Stored dataset items:
_ _ _
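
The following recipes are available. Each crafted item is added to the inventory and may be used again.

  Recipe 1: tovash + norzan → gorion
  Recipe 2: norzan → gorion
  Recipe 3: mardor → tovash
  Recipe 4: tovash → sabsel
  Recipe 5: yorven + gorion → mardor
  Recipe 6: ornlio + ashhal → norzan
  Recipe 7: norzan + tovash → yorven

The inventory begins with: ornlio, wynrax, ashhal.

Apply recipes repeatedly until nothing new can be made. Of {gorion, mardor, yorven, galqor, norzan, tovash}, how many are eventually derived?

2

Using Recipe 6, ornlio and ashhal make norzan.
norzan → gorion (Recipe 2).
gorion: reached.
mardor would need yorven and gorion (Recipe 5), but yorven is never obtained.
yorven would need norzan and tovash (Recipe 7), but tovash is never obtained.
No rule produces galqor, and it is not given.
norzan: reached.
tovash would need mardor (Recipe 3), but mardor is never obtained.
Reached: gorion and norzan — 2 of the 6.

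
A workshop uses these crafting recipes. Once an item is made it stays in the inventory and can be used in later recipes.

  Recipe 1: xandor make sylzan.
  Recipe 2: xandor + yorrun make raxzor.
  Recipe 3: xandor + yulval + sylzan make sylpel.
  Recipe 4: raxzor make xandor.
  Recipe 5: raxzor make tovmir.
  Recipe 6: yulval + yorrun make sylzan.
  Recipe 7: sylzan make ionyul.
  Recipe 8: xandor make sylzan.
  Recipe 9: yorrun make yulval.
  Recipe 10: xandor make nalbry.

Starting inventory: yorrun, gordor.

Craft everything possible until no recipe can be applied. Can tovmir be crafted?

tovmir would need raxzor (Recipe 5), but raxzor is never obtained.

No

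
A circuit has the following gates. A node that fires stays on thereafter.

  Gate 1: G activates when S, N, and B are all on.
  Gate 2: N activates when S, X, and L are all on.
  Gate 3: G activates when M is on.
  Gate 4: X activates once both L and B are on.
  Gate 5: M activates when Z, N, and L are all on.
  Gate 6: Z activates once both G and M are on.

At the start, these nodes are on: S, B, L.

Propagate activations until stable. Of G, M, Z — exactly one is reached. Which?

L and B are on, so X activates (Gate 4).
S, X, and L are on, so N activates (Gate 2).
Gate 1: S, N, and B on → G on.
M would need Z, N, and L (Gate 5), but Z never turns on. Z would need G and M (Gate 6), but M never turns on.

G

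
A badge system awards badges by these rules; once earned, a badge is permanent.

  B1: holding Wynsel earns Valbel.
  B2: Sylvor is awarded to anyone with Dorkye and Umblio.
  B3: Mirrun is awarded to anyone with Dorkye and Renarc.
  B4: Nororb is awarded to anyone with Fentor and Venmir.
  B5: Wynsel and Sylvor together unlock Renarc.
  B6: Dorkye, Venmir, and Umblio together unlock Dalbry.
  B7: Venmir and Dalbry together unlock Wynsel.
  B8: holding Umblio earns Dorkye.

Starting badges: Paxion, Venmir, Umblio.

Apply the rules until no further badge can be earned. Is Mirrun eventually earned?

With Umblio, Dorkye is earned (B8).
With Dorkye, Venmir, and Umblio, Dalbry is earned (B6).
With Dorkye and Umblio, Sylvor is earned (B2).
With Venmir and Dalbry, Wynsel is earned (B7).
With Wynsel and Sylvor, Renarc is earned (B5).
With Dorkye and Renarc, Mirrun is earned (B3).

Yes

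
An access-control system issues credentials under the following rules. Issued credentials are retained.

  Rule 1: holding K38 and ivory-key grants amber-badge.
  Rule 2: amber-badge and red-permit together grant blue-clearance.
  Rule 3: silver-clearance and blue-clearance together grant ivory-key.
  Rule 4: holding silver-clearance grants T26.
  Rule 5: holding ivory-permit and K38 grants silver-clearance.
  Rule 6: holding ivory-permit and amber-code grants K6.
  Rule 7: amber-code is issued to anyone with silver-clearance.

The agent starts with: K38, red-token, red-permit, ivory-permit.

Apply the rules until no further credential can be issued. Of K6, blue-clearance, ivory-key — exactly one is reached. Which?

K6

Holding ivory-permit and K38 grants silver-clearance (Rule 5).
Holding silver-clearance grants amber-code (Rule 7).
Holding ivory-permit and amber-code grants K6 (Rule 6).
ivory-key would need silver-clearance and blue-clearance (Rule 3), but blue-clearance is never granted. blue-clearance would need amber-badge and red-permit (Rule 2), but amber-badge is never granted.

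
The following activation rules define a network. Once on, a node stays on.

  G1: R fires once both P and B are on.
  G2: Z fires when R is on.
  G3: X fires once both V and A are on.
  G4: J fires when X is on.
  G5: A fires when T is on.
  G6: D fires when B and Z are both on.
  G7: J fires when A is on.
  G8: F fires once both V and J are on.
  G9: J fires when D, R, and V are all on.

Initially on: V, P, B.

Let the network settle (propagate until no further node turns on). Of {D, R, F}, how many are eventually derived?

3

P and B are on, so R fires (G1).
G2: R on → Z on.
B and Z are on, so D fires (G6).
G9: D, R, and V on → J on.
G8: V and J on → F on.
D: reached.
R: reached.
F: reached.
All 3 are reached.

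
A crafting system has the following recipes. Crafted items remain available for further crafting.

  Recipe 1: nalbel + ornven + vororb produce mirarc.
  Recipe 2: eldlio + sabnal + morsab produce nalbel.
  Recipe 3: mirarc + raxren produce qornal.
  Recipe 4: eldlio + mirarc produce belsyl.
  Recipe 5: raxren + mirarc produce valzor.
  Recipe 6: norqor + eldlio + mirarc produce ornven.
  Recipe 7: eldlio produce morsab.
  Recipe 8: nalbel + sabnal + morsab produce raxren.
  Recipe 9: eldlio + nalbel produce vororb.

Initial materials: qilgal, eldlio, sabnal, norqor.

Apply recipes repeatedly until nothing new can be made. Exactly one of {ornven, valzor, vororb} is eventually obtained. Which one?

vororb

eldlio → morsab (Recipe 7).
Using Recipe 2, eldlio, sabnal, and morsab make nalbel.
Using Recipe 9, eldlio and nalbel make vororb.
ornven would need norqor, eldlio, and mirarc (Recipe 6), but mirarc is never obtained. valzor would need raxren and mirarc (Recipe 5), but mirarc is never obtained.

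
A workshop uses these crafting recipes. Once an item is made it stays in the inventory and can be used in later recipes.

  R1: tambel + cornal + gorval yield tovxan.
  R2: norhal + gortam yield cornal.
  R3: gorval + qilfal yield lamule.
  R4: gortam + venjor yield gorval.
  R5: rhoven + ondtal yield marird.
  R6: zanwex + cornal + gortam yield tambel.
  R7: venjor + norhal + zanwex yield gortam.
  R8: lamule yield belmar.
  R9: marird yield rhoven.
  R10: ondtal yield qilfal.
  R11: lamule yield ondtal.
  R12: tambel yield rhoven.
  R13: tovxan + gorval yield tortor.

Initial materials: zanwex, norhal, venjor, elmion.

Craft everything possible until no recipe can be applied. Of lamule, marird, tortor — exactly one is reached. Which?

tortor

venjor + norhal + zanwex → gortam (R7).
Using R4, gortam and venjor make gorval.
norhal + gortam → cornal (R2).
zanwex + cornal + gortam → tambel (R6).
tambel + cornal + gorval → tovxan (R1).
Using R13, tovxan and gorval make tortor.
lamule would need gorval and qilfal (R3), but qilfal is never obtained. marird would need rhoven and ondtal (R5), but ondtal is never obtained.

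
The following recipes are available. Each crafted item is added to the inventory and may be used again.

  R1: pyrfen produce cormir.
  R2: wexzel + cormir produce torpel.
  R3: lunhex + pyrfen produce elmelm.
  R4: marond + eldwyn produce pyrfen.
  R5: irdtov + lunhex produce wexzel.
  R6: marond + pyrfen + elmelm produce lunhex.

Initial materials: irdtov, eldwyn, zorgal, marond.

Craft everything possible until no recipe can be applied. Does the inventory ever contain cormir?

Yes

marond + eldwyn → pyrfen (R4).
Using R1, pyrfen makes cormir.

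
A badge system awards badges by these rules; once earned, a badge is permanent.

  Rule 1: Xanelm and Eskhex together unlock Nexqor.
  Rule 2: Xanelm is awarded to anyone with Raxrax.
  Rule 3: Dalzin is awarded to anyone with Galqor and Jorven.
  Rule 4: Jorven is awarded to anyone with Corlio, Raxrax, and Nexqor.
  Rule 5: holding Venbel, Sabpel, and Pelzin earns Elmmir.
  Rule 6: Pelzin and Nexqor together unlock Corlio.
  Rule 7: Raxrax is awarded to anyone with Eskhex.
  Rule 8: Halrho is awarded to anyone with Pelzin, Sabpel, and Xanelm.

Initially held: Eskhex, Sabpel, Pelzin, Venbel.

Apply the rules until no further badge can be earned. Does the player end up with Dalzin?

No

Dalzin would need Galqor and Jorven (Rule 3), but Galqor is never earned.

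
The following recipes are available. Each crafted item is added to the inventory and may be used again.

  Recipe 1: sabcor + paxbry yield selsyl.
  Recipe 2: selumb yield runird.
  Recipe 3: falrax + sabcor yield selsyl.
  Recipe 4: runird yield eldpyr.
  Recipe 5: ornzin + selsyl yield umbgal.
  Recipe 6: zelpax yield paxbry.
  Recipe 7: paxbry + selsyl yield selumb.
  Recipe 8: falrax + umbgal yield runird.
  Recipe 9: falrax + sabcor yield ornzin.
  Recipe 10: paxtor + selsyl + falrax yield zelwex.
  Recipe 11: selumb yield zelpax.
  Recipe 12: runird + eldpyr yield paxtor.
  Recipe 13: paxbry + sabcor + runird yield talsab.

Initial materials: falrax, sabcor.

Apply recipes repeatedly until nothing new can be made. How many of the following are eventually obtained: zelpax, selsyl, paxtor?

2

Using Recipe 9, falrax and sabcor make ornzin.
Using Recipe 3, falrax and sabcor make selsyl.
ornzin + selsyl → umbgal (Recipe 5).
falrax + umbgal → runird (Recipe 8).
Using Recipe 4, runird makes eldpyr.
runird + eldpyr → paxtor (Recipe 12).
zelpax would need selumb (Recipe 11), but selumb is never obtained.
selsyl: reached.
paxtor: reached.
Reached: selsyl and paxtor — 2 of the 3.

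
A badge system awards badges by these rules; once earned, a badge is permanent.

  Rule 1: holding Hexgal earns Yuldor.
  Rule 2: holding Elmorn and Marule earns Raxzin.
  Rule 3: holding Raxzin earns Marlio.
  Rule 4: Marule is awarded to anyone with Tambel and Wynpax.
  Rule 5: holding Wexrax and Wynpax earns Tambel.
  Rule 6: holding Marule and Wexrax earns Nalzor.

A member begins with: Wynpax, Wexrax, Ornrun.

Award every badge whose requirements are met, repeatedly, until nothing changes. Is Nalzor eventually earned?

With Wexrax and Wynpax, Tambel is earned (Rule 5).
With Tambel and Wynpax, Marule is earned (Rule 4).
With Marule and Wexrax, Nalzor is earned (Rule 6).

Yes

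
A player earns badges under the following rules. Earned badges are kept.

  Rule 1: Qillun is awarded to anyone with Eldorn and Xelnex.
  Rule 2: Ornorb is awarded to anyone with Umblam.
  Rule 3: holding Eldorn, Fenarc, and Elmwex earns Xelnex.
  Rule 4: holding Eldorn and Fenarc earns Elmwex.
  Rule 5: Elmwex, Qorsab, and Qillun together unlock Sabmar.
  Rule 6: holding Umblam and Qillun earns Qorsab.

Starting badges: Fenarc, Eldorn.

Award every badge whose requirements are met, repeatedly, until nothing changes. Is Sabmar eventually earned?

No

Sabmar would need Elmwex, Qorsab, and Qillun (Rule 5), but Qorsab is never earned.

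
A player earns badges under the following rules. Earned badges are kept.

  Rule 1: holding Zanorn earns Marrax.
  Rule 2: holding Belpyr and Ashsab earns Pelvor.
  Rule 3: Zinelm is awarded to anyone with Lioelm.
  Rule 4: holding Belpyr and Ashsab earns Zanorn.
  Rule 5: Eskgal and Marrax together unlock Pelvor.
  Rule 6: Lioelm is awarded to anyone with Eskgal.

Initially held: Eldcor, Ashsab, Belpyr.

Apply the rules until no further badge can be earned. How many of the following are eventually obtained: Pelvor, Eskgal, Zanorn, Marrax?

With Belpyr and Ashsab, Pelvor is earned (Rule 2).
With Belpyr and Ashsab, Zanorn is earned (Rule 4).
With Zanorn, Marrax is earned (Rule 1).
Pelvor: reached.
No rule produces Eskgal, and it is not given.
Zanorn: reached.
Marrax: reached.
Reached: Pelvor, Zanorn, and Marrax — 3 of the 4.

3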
_ _ _
▶ Exercise objective: Taking the records above, retype every line from the one with "R3: gorval + qilfal yield lamule." down to the one with "R2: wexzel + cormir produce torpel.", exactly and with nothing else.

▶ Output for this exercise:
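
  R3: gorval + qilfal yield lamule.
  R4: gortam + venjor yield gorval.
  R5: rhoven + ondtal yield marird.
  R6: zanwex + cornal + gortam yield tambel.
  R7: venjor + norhal + zanwex yield gortam.
  R8: lamule yield belmar.
  R9: marird yield rhoven.
  R10: ondtal yield qilfal.
  R11: lamule yield ondtal.
  R12: tambel yield rhoven.
  R13: tovxan + gorval yield tortor.

Initial materials: zanwex, norhal, venjor, elmion.

Craft everything possible until no recipe can be applied. Of lamule, marird, tortor — exactly one is reached. Which?

tortor

venjor + norhal + zanwex → gortam (R7).
Using R4, gortam and venjor make gorval.
norhal + gortam → cornal (R2).
zanwex + cornal + gortam → tambel (R6).
tambel + cornal + gorval → tovxan (R1).
Using R13, tovxan and gorval make tortor.
lamule would need gorval and qilfal (R3), but qilfal is never obtained. marird would need rhoven and ondtal (R5), but ondtal is never obtained.

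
The following recipes are available. Each crafted item is added to the inventory and may be used again.

  R1: pyrfen produce cormir.
  R2: wexzel + cormir produce torpel.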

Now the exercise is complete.